▶ _ENTRIES SHOWN_:
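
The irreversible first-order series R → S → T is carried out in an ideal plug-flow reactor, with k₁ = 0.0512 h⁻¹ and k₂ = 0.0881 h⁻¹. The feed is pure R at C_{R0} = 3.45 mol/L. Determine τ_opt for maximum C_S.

The intermediate peaks when r₁ = r₂, i.e. k₁e^(−k₁τ) = k₂e^(−k₂τ), giving τ_opt = ln(k₂/k₁)/(k₂−k₁).
= ln(0.0881/0.0512)/(0.0881−0.0512) = ln(1.721)/0.03690 = 0.5427/0.03690 = 14.7 h.

14.7 h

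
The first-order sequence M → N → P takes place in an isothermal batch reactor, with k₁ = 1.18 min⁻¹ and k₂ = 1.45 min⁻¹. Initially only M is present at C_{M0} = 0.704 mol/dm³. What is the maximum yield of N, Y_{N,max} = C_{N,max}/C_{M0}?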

▶ _TASK ITEM_:
An exact copy of the listing above is what this exercise asks for.

▶ _SOLUTION TO THIS EXERCISE_:
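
The irreversible first-order series R → S → T is carried out in an ideal plug-flow reactor, with k₁ = 0.0512 h⁻¹ and k₂ = 0.0881 h⁻¹. The feed is pure R at C_{R0} = 3.45 mol/L. Determine τ_opt for maximum C_S.

The intermediate peaks when r₁ = r₂, i.e. k₁e^(−k₁τ) = k₂e^(−k₂τ), giving τ_opt = ln(k₂/k₁)/(k₂−k₁).
= ln(0.0881/0.0512)/(0.0881−0.0512) = ln(1.721)/0.03690 = 0.5427/0.03690 = 14.7 h.

14.7 h

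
The first-order sequence M → N → P takes place in an isothermal batch reactor, with k₁ = 1.18 min⁻¹ and k₂ = 1.45 min⁻¹. Initially only M is present at C_{M0} = 0.704 mol/dm³. What is the maximum yield of N, Y_{N,max} = C_{N,max}/C_{M0}?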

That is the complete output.